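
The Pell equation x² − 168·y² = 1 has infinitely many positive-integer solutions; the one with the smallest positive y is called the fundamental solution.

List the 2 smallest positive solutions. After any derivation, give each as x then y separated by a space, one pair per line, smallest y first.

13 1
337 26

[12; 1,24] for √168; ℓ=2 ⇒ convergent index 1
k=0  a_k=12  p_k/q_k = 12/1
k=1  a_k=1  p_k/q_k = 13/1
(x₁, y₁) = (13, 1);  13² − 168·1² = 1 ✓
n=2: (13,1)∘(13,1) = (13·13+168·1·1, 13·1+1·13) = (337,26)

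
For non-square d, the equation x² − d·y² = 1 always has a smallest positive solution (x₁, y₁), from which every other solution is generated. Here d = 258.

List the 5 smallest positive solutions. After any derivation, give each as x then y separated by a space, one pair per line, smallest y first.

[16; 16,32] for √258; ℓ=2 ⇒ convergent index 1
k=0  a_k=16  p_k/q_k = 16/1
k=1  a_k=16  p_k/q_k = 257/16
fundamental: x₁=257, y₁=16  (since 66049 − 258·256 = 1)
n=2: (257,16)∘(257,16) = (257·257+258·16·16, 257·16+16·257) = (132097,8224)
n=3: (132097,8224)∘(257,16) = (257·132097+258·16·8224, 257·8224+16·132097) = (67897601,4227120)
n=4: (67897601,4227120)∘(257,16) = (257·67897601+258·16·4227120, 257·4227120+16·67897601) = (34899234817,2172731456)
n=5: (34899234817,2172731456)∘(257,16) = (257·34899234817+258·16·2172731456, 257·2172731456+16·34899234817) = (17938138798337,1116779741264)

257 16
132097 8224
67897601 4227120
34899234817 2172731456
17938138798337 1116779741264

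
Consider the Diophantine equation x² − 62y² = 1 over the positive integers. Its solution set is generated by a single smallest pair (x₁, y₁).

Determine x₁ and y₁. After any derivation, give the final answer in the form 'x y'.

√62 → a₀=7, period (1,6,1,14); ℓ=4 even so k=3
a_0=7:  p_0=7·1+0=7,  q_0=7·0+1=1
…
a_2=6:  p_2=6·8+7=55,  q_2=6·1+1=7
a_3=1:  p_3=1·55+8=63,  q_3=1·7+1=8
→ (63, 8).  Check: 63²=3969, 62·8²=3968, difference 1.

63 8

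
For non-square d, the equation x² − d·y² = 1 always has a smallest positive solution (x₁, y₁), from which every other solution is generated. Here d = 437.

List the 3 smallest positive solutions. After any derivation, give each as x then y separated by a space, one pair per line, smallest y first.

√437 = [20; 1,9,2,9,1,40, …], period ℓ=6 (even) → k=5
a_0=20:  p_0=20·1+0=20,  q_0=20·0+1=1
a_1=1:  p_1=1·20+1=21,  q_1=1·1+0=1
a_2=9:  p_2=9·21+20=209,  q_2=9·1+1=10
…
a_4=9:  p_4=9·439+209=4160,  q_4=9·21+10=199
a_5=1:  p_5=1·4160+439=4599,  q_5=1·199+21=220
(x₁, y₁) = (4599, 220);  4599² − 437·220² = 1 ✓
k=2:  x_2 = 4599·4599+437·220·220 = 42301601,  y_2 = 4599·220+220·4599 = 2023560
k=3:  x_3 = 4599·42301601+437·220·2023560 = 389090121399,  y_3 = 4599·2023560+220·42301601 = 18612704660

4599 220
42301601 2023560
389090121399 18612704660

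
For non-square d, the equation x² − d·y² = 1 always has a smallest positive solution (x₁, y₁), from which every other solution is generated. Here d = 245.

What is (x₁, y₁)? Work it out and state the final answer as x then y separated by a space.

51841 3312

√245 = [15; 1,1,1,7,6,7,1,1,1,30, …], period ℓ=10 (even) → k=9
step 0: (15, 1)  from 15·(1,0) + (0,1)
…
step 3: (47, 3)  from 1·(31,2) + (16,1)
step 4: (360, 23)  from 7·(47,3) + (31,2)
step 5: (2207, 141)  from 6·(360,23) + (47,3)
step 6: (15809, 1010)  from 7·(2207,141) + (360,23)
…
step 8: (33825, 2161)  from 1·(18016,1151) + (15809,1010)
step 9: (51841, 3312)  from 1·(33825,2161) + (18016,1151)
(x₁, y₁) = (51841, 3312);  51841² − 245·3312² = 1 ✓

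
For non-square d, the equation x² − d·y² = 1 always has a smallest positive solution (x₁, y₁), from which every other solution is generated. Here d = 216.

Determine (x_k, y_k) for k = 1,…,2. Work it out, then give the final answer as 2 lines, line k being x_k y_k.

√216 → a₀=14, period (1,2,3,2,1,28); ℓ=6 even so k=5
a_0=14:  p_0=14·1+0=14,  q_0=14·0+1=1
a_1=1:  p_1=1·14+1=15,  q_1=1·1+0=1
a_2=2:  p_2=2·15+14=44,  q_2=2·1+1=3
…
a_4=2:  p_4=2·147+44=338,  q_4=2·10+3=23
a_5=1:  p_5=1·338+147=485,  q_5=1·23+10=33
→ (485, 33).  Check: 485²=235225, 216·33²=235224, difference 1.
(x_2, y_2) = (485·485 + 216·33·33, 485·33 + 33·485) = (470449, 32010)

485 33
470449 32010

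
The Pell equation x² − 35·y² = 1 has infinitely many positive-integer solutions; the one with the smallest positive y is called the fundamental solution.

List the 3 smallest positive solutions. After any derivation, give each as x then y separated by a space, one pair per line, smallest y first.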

=-=-=-=-=

■ WHAT NEEDS TO BE DONE ■
The reply should hold only the lines from the top of the records through the line that has "Here d = 258.", each one exact.

■ REPLY ■
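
The Pell equation x² − 168·y² = 1 has infinitely many positive-integer solutions; the one with the smallest positive y is called the fundamental solution.

List the 2 smallest positive solutions. After any derivation, give each as x then y separated by a space, one pair per line, smallest y first.

13 1
337 26

[12; 1,24] for √168; ℓ=2 ⇒ convergent index 1
k=0  a_k=12  p_k/q_k = 12/1
k=1  a_k=1  p_k/q_k = 13/1
(x₁, y₁) = (13, 1);  13² − 168·1² = 1 ✓
n=2: (13,1)∘(13,1) = (13·13+168·1·1, 13·1+1·13) = (337,26)

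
For non-square d, the equation x² − d·y² = 1 always has a smallest positive solution (x₁, y₁), from which every other solution is generated. Here d = 258.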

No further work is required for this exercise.